Activity
Search the listing below for the line containing "Let 2*a = S(2, -4)*(-5)". From there through the line containing "Answer: 2371/110 ≈ 21.555", transcribe every line exactly, both ends included.

The data

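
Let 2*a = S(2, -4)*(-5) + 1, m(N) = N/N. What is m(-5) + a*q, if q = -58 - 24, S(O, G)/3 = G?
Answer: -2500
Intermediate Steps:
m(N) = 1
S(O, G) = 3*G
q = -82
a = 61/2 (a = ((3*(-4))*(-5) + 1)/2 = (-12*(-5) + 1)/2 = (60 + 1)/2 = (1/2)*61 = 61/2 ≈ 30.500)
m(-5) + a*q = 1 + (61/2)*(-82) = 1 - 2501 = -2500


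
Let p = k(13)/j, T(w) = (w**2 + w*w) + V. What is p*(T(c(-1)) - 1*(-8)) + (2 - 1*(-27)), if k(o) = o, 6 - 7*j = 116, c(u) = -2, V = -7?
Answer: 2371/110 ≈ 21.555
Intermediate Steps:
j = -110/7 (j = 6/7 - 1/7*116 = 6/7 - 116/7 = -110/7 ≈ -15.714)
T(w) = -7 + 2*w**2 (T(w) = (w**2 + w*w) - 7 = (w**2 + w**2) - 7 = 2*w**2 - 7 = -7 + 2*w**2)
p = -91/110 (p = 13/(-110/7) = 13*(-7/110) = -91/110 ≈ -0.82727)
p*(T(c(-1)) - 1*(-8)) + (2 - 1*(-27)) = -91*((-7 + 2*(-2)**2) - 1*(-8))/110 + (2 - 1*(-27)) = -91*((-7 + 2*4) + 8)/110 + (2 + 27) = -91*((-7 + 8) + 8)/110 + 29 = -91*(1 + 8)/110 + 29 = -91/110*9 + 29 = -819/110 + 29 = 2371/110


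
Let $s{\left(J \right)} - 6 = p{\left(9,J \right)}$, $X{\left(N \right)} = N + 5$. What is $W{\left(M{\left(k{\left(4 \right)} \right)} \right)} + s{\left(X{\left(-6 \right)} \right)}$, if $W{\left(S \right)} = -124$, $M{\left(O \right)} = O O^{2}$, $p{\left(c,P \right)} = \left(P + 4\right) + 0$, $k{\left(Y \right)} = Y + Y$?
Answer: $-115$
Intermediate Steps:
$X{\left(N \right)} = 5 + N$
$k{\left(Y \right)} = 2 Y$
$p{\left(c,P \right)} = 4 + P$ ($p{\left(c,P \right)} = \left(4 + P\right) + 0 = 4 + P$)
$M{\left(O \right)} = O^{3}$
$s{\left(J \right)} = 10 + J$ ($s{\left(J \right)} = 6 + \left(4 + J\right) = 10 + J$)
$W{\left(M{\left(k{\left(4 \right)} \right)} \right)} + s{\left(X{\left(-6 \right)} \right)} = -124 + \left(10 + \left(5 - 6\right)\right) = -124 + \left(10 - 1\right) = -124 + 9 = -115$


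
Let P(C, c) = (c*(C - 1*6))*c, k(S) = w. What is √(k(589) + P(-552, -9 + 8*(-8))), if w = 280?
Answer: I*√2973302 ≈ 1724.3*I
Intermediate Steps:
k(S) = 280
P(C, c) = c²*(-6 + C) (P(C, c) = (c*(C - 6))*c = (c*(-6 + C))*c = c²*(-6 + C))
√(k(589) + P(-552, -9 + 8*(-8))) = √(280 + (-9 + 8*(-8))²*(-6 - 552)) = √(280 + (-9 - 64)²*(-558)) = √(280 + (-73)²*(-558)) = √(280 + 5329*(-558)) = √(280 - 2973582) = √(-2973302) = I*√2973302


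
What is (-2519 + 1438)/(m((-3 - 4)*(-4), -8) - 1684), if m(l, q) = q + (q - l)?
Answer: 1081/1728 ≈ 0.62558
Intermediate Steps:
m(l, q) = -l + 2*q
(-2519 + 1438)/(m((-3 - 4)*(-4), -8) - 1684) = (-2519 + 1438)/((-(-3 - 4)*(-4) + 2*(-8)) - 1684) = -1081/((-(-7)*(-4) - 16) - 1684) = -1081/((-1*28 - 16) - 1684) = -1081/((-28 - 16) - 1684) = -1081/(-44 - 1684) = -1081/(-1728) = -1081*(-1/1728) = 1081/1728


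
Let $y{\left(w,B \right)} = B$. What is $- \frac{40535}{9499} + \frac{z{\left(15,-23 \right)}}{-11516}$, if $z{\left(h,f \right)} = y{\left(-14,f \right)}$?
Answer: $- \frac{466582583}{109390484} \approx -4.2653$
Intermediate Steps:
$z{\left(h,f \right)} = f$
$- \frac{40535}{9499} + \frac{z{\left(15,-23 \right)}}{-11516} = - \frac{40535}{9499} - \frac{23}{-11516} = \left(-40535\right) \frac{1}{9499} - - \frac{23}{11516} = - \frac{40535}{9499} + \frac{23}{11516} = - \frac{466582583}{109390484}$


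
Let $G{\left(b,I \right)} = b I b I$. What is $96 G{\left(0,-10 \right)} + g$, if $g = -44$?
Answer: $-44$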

...

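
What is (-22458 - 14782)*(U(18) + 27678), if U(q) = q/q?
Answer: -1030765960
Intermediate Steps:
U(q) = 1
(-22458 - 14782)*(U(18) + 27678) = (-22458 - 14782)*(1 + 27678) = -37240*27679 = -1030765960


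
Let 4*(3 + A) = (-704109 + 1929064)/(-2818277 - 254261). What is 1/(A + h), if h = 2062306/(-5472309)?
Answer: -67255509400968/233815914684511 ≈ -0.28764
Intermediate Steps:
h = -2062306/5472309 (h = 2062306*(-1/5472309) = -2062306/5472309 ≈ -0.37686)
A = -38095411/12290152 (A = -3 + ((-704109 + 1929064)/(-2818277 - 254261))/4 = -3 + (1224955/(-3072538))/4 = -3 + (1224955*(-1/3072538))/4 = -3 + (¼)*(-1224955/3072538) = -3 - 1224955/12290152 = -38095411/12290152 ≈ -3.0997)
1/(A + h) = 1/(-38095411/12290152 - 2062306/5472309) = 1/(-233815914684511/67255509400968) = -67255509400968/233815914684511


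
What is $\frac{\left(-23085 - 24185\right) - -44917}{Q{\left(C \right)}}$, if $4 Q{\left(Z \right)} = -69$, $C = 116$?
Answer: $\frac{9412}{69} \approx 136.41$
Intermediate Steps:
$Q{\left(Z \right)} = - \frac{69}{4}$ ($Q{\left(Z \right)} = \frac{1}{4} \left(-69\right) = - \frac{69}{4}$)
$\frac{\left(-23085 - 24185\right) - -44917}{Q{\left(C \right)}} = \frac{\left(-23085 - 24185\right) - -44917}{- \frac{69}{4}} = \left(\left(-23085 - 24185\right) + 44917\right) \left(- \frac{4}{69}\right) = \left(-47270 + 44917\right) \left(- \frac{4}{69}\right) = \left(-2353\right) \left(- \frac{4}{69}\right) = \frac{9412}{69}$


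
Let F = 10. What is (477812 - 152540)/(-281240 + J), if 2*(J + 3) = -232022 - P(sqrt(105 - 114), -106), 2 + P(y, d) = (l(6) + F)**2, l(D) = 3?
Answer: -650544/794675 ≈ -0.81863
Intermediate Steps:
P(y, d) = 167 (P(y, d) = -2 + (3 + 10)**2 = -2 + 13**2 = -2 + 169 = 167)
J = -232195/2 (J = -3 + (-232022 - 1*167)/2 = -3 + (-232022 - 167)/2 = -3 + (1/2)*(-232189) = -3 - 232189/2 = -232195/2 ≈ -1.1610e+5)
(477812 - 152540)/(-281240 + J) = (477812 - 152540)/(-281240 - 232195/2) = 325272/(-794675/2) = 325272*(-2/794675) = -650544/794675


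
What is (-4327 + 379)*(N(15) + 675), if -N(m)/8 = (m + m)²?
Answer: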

Expected answer
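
Let 2*a = S(2, -4)*(-5) + 1, m(N) = N/N. What is m(-5) + a*q, if q = -58 - 24, S(O, G)/3 = G?
Answer: -2500
Intermediate Steps:
m(N) = 1
S(O, G) = 3*G
q = -82
a = 61/2 (a = ((3*(-4))*(-5) + 1)/2 = (-12*(-5) + 1)/2 = (60 + 1)/2 = (1/2)*61 = 61/2 ≈ 30.500)
m(-5) + a*q = 1 + (61/2)*(-82) = 1 - 2501 = -2500


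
Let p = k(13)/j, T(w) = (w**2 + w*w) + V. What is p*(T(c(-1)) - 1*(-8)) + (2 - 1*(-27)), if k(o) = o, 6 - 7*j = 116, c(u) = -2, V = -7?
Answer: 2371/110 ≈ 21.555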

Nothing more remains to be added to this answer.